Brief: Print each entry verbatim.

The records:

>>>>

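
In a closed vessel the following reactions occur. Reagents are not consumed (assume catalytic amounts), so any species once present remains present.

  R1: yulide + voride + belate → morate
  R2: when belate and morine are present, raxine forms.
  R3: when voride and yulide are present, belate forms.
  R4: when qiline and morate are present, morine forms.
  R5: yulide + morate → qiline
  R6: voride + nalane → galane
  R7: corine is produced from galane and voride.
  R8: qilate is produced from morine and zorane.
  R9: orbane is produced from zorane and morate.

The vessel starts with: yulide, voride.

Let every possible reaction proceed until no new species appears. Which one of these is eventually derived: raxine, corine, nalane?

raxine

voride and yulide present → belate forms (R3).
yulide, voride, and belate present → morate forms (R1).
yulide and morate present → qiline forms (R5).
qiline and morate present → morine forms (R4).
belate and morine present → raxine forms (R2).
corine would need galane and voride (R7), but galane never forms. No rule produces nalane, and it is not given.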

<<<<

Answer area:
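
In a closed vessel the following reactions occur. Reagents are not consumed (assume catalytic amounts), so any species once present remains present.

  R1: yulide + voride + belate → morate
  R2: when belate and morine are present, raxine forms.
  R3: when voride and yulide are present, belate forms.
  R4: when qiline and morate are present, morine forms.
  R5: yulide + morate → qiline
  R6: voride + nalane → galane
  R7: corine is produced from galane and voride.
  R8: qilate is produced from morine and zorane.
  R9: orbane is produced from zorane and morate.

The vessel starts with: yulide, voride.

Let every possible reaction proceed until no new species appears. Which one of these is eventually derived: raxine, corine, nalane?

raxine

voride and yulide present → belate forms (R3).
yulide, voride, and belate present → morate forms (R1).
yulide and morate present → qiline forms (R5).
qiline and morate present → morine forms (R4).
belate and morine present → raxine forms (R2).
corine would need galane and voride (R7), but galane never forms. No rule produces nalane, and it is not given.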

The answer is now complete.